━━ Listed entries ━━

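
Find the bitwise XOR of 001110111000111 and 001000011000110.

XOR: 1 when bits differ
  001110111000111
^ 001000011000110
-----------------
  000110100000001
Decimal: 7623 ^ 4294 = 3329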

━━━

Task objective: Type the data again exactly. Leave nothing out.

Answer section:
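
Find the bitwise XOR of 001110111000111 and 001000011000110.

XOR: 1 when bits differ
  001110111000111
^ 001000011000110
-----------------
  000110100000001
Decimal: 7623 ^ 4294 = 3329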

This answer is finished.